(Saved entries)
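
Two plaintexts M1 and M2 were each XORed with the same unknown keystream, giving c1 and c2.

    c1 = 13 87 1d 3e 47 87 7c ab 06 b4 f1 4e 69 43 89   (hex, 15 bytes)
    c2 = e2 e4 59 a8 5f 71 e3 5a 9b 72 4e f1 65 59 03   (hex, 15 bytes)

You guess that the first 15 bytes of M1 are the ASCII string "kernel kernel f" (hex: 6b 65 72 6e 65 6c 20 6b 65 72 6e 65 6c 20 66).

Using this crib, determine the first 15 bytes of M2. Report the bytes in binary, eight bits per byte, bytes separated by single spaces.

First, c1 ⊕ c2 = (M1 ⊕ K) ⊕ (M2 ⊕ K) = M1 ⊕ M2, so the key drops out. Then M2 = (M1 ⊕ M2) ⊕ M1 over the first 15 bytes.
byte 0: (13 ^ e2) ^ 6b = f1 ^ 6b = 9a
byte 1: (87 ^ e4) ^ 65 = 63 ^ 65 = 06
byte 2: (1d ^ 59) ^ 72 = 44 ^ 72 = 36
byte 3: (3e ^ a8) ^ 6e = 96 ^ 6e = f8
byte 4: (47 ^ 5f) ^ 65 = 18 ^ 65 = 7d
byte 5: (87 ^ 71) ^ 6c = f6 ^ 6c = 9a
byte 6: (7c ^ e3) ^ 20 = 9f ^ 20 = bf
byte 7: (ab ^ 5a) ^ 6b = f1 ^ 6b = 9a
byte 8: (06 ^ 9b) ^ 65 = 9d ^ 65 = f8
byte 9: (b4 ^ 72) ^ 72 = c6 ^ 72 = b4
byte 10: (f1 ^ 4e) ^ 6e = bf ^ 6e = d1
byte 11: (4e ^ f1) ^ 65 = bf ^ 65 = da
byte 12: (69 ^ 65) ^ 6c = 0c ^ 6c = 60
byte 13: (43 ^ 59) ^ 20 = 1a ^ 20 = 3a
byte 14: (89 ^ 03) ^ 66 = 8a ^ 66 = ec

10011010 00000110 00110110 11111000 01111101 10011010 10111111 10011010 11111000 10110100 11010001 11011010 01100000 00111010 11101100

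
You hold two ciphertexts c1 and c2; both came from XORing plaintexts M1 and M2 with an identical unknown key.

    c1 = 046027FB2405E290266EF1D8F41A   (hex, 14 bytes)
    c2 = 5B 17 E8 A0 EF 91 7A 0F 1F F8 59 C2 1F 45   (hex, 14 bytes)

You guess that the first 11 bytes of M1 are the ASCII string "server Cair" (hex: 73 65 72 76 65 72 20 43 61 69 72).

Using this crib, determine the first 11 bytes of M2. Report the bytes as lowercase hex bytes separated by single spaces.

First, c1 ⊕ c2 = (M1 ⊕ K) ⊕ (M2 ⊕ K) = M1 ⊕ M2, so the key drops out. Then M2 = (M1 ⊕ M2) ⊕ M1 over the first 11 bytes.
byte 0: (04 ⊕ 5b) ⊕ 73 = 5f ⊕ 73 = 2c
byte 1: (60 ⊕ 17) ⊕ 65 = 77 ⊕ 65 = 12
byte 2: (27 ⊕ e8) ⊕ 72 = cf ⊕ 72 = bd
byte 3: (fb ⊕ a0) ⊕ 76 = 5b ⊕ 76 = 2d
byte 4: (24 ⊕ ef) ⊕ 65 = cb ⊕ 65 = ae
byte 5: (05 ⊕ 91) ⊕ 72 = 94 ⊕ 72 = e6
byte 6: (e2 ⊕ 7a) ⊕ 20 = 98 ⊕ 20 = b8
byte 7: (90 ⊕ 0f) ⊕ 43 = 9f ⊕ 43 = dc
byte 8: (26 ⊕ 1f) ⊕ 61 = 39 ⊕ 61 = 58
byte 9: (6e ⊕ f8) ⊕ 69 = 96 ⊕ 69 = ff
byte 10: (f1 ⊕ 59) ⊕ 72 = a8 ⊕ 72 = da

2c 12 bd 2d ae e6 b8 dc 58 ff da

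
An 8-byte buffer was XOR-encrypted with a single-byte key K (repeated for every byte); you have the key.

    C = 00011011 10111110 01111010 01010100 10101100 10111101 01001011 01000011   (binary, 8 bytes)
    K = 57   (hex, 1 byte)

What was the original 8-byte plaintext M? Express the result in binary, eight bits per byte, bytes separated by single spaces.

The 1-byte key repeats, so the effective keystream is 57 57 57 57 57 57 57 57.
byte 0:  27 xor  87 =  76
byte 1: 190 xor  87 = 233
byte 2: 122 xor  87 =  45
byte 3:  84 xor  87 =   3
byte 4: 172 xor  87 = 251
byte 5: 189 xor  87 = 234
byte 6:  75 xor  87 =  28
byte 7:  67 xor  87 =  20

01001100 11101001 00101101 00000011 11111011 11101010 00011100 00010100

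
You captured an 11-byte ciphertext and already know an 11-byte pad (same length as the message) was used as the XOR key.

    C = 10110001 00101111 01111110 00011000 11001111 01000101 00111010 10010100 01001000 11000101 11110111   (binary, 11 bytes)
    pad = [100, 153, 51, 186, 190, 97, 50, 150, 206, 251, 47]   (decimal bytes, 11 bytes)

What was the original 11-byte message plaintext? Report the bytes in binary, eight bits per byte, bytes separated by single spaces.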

> [Exercise objective] Look through the entries. Copy out each line with "guess" in it.

> [Solution to the exercise]
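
You guess that the first 15 bytes of M1 are the ASCII string "kernel kernel f" (hex: 6b 65 72 6e 65 6c 20 6b 65 72 6e 65 6c 20 66).
You guess that the first 11 bytes of M1 are the ASCII string "server Cair" (hex: 73 65 72 76 65 72 20 43 61 69 72).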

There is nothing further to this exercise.